--- SOURCE RECORDS ---
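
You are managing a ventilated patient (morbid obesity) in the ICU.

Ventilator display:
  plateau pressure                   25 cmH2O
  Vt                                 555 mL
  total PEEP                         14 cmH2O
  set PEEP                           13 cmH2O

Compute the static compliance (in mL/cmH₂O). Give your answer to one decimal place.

End-expiratory occlusion gives total PEEP = 14 cmH2O (intrinsic PEEP = 14 − 13 = 1). Use total PEEP for the elastic gradient.
Cstat = Vt / (Pplat − PEEPtotal) = 555 / (25 − 14) = 555 / 11.0 = 50.455 mL/cmH2O.

50.5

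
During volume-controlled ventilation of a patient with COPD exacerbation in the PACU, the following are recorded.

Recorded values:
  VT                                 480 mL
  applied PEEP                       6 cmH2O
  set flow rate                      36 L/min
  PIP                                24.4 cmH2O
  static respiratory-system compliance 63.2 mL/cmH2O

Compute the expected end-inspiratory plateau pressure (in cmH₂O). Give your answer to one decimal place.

Pplat = PEEP + Vt / Cstat = 6 + 480 / 63.2 = 6 + 7.595 = 13.595 cmH2O.

13.6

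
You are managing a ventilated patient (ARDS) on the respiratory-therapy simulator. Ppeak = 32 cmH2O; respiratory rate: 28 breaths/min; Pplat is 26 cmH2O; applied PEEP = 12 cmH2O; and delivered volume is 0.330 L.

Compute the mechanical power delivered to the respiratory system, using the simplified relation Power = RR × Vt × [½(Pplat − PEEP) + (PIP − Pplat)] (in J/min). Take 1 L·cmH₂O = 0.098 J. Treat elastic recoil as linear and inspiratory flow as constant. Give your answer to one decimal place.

11.8

Per-breath work = Vt × [½(Pplat−PEEP) + (PIP−Pplat)] = 0.330 × [0.5×14.0 + 6.0] = 0.330 × 13.0 = 4.29 L·cmH2O.
Power = 28 × 4.29 = 120.12 L·cmH2O/min.
× 0.098 J/(L·cmH2O) → 11.772 J/min.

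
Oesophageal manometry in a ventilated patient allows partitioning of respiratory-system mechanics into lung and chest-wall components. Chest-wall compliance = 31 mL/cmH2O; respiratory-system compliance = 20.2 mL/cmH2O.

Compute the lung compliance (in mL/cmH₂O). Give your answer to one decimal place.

1/CL = 1/Crs − 1/Ccw.
1/CL = 1/20.2 − 1/31 = 0.01725.
CL = 57.971 mL/cmH2O.

58.0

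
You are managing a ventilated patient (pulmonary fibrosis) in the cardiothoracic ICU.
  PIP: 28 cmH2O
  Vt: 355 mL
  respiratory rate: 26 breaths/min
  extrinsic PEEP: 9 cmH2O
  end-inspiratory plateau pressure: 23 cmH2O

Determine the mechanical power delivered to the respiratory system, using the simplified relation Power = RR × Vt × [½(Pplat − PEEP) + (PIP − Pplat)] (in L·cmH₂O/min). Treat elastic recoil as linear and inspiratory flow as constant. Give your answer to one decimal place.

110.8

Per-breath work = Vt × [½(Pplat−PEEP) + (PIP−Pplat)] = 0.355 × [0.5×14.0 + 5.0] = 0.355 × 12.0 = 4.26 L·cmH2O.
Power = 26 × 4.26 = 110.76 L·cmH2O/min.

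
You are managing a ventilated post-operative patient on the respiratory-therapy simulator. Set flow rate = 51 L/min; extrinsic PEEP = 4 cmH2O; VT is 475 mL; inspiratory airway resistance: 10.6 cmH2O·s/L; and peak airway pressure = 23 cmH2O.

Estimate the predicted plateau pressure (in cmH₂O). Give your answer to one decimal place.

14.0

Flow: 51 L/min ÷ 60 = 0.85 L/s.
Pplat = PIP − Raw × flow = 23 − 10.6 × 0.85 = 23 − 9.01 = 13.99 cmH2O.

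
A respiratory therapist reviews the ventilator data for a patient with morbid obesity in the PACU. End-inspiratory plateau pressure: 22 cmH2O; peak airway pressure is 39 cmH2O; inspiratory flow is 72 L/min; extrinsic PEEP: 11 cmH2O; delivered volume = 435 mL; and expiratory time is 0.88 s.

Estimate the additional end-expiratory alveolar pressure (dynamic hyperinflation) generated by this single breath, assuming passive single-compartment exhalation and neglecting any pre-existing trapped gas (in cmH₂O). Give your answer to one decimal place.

2.3

Flow: 72 L/min ÷ 60 = 1.2 L/s.
R = (PIP − Pplat)/V̇ = (39 − 22) / 1.2 = 17.0/1.2 = 14.167 cmH2O·s/L.
C = Vt/(Pplat − PEEP) = 435.0 / (22 − 11) = 435.0/11.0 = 39.545 mL/cmH2O.
τ = R × C = 14.167 × 0.03955 L/cmH2O = 0.5603 s.
Fraction remaining = e^(−Te/τ) = e^(−0.88/0.5603) = 0.2079; trapped volume = 435.0 × 0.2079 = 90.437 mL.
Additional alveolar pressure from trapping ≈ V_trapped / C = 90.437 / 39.545 = 2.287 cmH2O.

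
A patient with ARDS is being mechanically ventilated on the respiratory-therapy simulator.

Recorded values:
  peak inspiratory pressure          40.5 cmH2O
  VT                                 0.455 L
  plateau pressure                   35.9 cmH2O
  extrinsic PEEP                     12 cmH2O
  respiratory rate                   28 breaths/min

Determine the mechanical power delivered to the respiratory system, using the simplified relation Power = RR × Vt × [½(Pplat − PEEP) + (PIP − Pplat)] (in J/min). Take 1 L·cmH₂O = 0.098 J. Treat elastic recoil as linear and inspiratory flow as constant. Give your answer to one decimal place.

20.7

Per-breath work = Vt × [½(Pplat−PEEP) + (PIP−Pplat)] = 0.455 × [0.5×23.9 + 4.6] = 0.455 × 16.55 = 7.53 L·cmH2O.
Power = 28 × 7.53 = 210.84 L·cmH2O/min.
× 0.098 J/(L·cmH2O) → 20.662 J/min.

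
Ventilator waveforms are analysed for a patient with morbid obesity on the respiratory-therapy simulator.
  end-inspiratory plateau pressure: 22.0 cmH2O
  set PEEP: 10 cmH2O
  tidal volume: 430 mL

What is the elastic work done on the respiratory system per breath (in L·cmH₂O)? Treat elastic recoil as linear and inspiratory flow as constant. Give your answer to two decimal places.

2.58

Elastic work ≈ ½ × (Pplat − PEEP) × Vt = 0.5 × (22.0 − 10) × 0.430 L = 0.5 × 12.0 × 0.430 = 2.58 L·cmH2O.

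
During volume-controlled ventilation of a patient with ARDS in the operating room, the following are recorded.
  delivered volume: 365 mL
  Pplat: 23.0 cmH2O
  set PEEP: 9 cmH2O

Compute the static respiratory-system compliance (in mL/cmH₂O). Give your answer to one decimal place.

26.1

Cstat = Vt / (Pplat − PEEP) = 365 / (23.0 − 9) = 365 / 14.0 = 26.071 mL/cmH2O.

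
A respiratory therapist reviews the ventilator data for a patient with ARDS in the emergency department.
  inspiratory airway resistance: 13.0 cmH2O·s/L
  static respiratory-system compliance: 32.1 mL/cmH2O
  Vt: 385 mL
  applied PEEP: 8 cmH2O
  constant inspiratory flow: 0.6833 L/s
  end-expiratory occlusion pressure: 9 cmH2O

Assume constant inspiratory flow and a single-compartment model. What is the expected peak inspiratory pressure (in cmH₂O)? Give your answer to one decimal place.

Total PEEP = 9 cmH2O (set 8 + intrinsic 1); this is the baseline alveolar pressure.
Equation of motion (constant flow): PIP = Vt/C + R·V̇ + PEEP.
PIP = 385/32.1 + 13.0×0.6833 + 9 = 11.994 + 8.883 + 9 = 29.877 cmH2O.

29.9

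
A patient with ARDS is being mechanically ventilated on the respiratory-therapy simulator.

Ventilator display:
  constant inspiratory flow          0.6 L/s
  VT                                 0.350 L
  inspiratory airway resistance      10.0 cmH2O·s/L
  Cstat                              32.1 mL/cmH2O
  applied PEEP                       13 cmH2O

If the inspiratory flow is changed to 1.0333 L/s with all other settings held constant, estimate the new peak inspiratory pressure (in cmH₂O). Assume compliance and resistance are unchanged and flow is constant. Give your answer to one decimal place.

34.2

PIP = Vt/C + R·V̇ + PEEP (constant-flow equation of motion).
Only the resistive term changes: ΔPIP = R × ΔV̇ = 10.0 × (1.0333 − 0.6) = 10.0 × 0.4333 = 4.333 cmH2O.
Original PIP = 350/32.1 + 10.0×0.6 + 13 = 29.903 cmH2O; new PIP = 29.903 + (4.333) = 34.236 cmH2O.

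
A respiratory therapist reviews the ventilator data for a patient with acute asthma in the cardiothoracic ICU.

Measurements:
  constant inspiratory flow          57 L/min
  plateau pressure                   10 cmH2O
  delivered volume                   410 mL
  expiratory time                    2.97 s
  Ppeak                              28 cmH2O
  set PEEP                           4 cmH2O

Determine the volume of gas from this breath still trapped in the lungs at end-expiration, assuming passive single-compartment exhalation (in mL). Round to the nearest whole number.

Flow: 57 L/min ÷ 60 = 0.95 L/s.
R = (PIP − Pplat)/V̇ = (28 − 10) / 0.95 = 18.0/0.95 = 18.947 cmH2O·s/L.
C = Vt/(Pplat − PEEP) = 410.0 / (10 − 4) = 410.0/6.0 = 68.333 mL/cmH2O.
τ = R × C = 18.947 × 0.06833 L/cmH2O = 1.295 s.
Fraction remaining = e^(−Te/τ) = e^(−2.97/1.295) = 0.1009.
Trapped volume = 410.0 × 0.1009 = 41.369 mL.

41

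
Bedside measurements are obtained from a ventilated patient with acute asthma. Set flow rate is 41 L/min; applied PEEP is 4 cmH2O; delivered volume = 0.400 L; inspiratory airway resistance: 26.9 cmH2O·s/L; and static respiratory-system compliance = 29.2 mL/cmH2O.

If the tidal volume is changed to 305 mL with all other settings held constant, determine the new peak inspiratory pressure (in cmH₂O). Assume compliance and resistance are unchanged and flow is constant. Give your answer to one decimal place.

32.8

Flow: 41 L/min ÷ 60 = 0.6833 L/s.
PIP = Vt/C + R·V̇ + PEEP (constant-flow equation of motion).
Only the elastic term changes: ΔPIP = ΔVt / C = (305 − 400) / 29.2 = -3.253 cmH2O.
Original PIP = 400/29.2 + 26.9×0.6833 + 4 = 36.079 cmH2O; new PIP = 36.079 + (-3.253) = 32.826 cmH2O.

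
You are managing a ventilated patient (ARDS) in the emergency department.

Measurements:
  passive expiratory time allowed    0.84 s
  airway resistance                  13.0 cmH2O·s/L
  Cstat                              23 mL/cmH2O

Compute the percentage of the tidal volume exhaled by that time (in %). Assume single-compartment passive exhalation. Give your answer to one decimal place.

94.0

τ = R × C = 13.0 × 23 mL/cmH2O = 13.0 × 0.023 L/cmH2O = 0.299 s.
Passive exhalation: V(t)/V₀ = e^(−t/τ) = e^(−0.84/0.299) = 0.06024.
Fraction exhaled = 1 − 0.06024 = 0.9398 → 93.98%.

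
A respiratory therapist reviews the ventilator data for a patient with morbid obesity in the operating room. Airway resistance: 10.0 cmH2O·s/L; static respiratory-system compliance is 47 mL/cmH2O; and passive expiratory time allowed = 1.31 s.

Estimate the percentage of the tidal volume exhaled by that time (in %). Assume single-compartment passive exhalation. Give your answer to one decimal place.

τ = R × C = 10.0 × 47 mL/cmH2O = 10.0 × 0.047 L/cmH2O = 0.47 s.
Passive exhalation: V(t)/V₀ = e^(−t/τ) = e^(−1.31/0.47) = 0.06159.
Fraction exhaled = 1 − 0.06159 = 0.9384 → 93.84%.

93.8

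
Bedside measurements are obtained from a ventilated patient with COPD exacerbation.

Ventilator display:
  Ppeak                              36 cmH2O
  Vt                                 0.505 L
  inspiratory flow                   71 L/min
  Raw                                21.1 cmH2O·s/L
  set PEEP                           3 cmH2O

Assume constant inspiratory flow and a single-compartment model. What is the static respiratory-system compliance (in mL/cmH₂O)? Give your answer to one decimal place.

62.9

Flow: 71 L/min ÷ 60 = 1.1833 L/s.
Equation of motion (constant flow): PIP = Vt/C + R·V̇ + PEEP.
Vt/C = PIP − R·V̇ − PEEP = 36 − 21.1×1.1833 − 3 = 36 − 24.968 − 3 = 8.032 cmH2O.
C = Vt / 8.032 = 505 / 8.032 = 62.874 mL/cmH2O.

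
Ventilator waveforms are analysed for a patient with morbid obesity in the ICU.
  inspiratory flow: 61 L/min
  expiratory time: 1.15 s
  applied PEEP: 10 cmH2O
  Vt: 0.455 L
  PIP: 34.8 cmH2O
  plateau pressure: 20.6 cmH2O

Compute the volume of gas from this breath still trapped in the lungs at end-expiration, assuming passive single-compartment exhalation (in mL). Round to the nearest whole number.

Flow: 61 L/min ÷ 60 = 1.0167 L/s.
R = (PIP − Pplat)/V̇ = (34.8 − 20.6) / 1.0167 = 14.2/1.0167 = 13.967 cmH2O·s/L.
C = Vt/(Pplat − PEEP) = 455.0 / (20.6 − 10) = 455.0/10.6 = 42.925 mL/cmH2O.
τ = R × C = 13.967 × 0.04293 L/cmH2O = 0.5996 s.
Fraction remaining = e^(−Te/τ) = e^(−1.15/0.5996) = 0.1469.
Trapped volume = 455.0 × 0.1469 = 66.84 mL.

67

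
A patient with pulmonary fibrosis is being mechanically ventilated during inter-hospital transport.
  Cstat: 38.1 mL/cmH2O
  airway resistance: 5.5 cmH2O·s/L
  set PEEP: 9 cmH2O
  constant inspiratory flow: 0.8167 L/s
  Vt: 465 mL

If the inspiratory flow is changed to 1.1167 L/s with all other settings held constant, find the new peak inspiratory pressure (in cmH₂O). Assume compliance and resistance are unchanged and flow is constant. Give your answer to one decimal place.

PIP = Vt/C + R·V̇ + PEEP (constant-flow equation of motion).
Only the resistive term changes: ΔPIP = R × ΔV̇ = 5.5 × (1.1167 − 0.8167) = 5.5 × 0.3 = 1.65 cmH2O.
Original PIP = 465/38.1 + 5.5×0.8167 + 9 = 25.697 cmH2O; new PIP = 25.697 + (1.65) = 27.347 cmH2O.

27.3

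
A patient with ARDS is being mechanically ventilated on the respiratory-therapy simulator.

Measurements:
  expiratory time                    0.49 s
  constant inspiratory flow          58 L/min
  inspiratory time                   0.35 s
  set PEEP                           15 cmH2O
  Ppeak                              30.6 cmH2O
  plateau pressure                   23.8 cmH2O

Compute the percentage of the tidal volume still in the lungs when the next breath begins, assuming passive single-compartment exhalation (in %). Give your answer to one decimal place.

Flow: 58 L/min ÷ 60 = 0.9667 L/s.
Vt = flow × Ti = 0.9667 L/s × 0.35 s × 1000 mL/L = 338.35 mL.
R = (PIP − Pplat)/V̇ = (30.6 − 23.8) / 0.9667 = 6.8/0.9667 = 7.034 cmH2O·s/L.
C = Vt/(Pplat − PEEP) = 338.35 / (23.8 − 15) = 338.35/8.8 = 38.449 mL/cmH2O.
τ = R × C = 7.034 × 0.03845 L/cmH2O = 0.2705 s.
Fraction remaining at end-expiration = e^(−Te/τ) = e^(−0.49/0.2705) = 0.1634 → 16.34%.

16.3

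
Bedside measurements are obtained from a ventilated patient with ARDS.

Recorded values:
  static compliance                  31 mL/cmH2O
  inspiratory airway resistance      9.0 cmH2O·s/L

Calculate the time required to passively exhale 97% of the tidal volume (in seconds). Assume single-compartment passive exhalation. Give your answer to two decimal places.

0.98

τ = R × C = 9.0 × 31 mL/cmH2O = 9.0 × 0.031 L/cmH2O = 0.279 s.
Exhaled fraction f = 1 − e^(−t/τ) → t = −τ·ln(1 − f) = −0.279·ln(0.03) = 0.9783 s.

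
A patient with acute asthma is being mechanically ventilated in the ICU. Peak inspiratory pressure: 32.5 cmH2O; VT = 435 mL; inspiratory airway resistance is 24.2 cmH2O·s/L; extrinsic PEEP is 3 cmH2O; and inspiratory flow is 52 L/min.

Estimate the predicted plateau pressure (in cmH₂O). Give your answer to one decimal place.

Flow: 52 L/min ÷ 60 = 0.8667 L/s.
Pplat = PIP − Raw × flow = 32.5 − 24.2 × 0.8667 = 32.5 − 20.974 = 11.526 cmH2O.

11.5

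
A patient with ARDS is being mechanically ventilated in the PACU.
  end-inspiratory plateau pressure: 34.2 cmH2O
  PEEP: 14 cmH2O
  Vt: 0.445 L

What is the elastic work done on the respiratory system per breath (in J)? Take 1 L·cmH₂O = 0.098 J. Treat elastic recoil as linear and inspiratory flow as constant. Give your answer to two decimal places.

Elastic work ≈ ½ × (Pplat − PEEP) × Vt = 0.5 × (34.2 − 14) × 0.445 L = 0.5 × 20.2 × 0.445 = 4.495 L·cmH2O.
× 0.098 J/(L·cmH2O) → 0.4405 J.

0.44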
---
:: THE TASK ::
Your output is to be the lines of the listing, exact and complete, starting at the first and ending with the line that contains "You are managing a ventilated patient (ARDS) on".

:: TASK ANSWER ::
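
You are managing a ventilated patient (morbid obesity) in the ICU.

Ventilator display:
  plateau pressure                   25 cmH2O
  Vt                                 555 mL
  total PEEP                         14 cmH2O
  set PEEP                           13 cmH2O

Compute the static compliance (in mL/cmH₂O). Give your answer to one decimal place.

End-expiratory occlusion gives total PEEP = 14 cmH2O (intrinsic PEEP = 14 − 13 = 1). Use total PEEP for the elastic gradient.
Cstat = Vt / (Pplat − PEEPtotal) = 555 / (25 − 14) = 555 / 11.0 = 50.455 mL/cmH2O.

50.5

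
During volume-controlled ventilation of a patient with COPD exacerbation in the PACU, the following are recorded.

Recorded values:
  VT                                 480 mL
  applied PEEP                       6 cmH2O
  set flow rate                      36 L/min
  PIP                                24.4 cmH2O
  static respiratory-system compliance 63.2 mL/cmH2O

Compute the expected end-inspiratory plateau pressure (in cmH₂O). Give your answer to one decimal place.

Pplat = PEEP + Vt / Cstat = 6 + 480 / 63.2 = 6 + 7.595 = 13.595 cmH2O.

13.6

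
You are managing a ventilated patient (ARDS) on the respiratory-therapy simulator. Ppeak = 32 cmH2O; respiratory rate: 28 breaths/min; Pplat is 26 cmH2O; applied PEEP = 12 cmH2O; and delivered volume is 0.330 L.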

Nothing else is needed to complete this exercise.